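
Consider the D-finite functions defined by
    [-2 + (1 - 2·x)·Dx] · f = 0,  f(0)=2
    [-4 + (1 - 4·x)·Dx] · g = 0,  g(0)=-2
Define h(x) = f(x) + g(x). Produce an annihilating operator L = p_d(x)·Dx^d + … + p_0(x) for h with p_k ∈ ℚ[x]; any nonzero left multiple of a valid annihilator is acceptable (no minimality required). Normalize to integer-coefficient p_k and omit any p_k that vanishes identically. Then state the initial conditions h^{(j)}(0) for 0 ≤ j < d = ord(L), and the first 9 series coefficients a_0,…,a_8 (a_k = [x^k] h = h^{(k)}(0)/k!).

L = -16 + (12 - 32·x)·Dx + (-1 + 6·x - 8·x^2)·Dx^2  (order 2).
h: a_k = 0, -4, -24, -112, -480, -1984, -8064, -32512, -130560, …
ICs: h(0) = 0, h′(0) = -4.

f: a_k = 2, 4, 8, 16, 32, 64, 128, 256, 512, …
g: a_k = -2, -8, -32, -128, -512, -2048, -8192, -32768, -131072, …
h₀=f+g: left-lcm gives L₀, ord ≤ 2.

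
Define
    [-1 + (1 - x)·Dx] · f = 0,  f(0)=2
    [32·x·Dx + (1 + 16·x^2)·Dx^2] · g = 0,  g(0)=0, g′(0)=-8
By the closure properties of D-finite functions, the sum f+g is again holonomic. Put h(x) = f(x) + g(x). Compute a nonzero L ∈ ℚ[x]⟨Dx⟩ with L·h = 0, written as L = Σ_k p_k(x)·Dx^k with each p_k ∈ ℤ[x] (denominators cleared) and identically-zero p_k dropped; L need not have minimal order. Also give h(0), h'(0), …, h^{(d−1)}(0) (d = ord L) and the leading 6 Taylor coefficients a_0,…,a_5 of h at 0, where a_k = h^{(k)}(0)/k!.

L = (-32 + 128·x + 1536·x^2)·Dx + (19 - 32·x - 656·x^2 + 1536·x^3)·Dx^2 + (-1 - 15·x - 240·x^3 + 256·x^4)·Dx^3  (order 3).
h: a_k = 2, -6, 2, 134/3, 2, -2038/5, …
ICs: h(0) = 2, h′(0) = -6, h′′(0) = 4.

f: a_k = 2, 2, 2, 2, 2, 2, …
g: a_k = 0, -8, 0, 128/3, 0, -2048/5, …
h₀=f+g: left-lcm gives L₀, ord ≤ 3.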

+--

### WHAT TO PRODUCE
Write out exactly those lines of the records above that lie from the one with "[-1 + (1 - x)·Dx]" through the last line, including both.

### EXPECTED ANSWER
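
    [-1 + (1 - x)·Dx] · f = 0,  f(0)=2
    [32·x·Dx + (1 + 16·x^2)·Dx^2] · g = 0,  g(0)=0, g′(0)=-8
By the closure properties of D-finite functions, the sum f+g is again holonomic. Put h(x) = f(x) + g(x). Compute a nonzero L ∈ ℚ[x]⟨Dx⟩ with L·h = 0, written as L = Σ_k p_k(x)·Dx^k with each p_k ∈ ℤ[x] (denominators cleared) and identically-zero p_k dropped; L need not have minimal order. Also give h(0), h'(0), …, h^{(d−1)}(0) (d = ord L) and the leading 6 Taylor coefficients a_0,…,a_5 of h at 0, where a_k = h^{(k)}(0)/k!.

L = (-32 + 128·x + 1536·x^2)·Dx + (19 - 32·x - 656·x^2 + 1536·x^3)·Dx^2 + (-1 - 15·x - 240·x^3 + 256·x^4)·Dx^3  (order 3).
h: a_k = 2, -6, 2, 134/3, 2, -2038/5, …
ICs: h(0) = 2, h′(0) = -6, h′′(0) = 4.

f: a_k = 2, 2, 2, 2, 2, 2, …
g: a_k = 0, -8, 0, 128/3, 0, -2048/5, …
h₀=f+g: left-lcm gives L₀, ord ≤ 3.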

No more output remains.